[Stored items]
● ● ●

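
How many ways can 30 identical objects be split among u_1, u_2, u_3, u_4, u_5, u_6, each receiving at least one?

Substitute u'_i = u_i - 1 (so u'_i >= 0). Then sum u'_i = 30 - 6 = 24.
Stars and bars: C(24+6-1, 6-1) = C(29,5).

Final answer: C(29,5) = 118755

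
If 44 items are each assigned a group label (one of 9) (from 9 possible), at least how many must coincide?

There are 9 possible values for group label (one of 9). With 44 items and 9 categories, by pigeonhole: ceiling(44/9).

Final answer: 5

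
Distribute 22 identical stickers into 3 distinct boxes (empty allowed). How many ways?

Stars and bars: C(n+k-1, k-1) = C(24,2).

Final answer: C(24,2) = 276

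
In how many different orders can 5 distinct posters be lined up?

The number of ways to arrange 5 distinct objects is 5!.

Final answer: 5! = 120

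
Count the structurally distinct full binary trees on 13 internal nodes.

The structures are counted by the Catalan number C_n. Here n = 13.
Using C_0 = 1 and C_(k+1) = C_k x 2(2k+1)/(k+2), build up term by term: C_1=1, C_2=2, C_3=5, C_4=14, C_5=42, C_6=132, C_7=429, C_8=1430, C_9=4862, C_10=16796, C_11=58786, C_12=208012, C_13=742900.

Final answer: C_{13} = 742900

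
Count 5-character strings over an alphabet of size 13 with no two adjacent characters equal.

Let g(n) count such strings. g(1) = 13, and each valid string of length n-1 extends in 12 ways (any symbol but the last), so g(n) = 12 g(n-1).
Total: g(5) = 13 x 12^4.

Final answer: 13 x 12^{4} = 269568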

● ● ●

▶ ACTION ITEM: Starting at the line that contains "In how many", print every line through the last one of the records, exactly and with nothing else.

▶ RESULT OF THE TASK:
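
In how many different orders can 5 distinct posters be lined up?

The number of ways to arrange 5 distinct objects is 5!.

Final answer: 5! = 120

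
Count the structurally distinct full binary trees on 13 internal nodes.

The structures are counted by the Catalan number C_n. Here n = 13.
Using C_0 = 1 and C_(k+1) = C_k x 2(2k+1)/(k+2), build up term by term: C_1=1, C_2=2, C_3=5, C_4=14, C_5=42, C_6=132, C_7=429, C_8=1430, C_9=4862, C_10=16796, C_11=58786, C_12=208012, C_13=742900.

Final answer: C_{13} = 742900

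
Count 5-character strings over an alphabet of size 13 with no two adjacent characters equal.

Let g(n) count such strings. g(1) = 13, and each valid string of length n-1 extends in 12 ways (any symbol but the last), so g(n) = 12 g(n-1).
Total: g(5) = 13 x 12^4.

Final answer: 13 x 12^{4} = 269568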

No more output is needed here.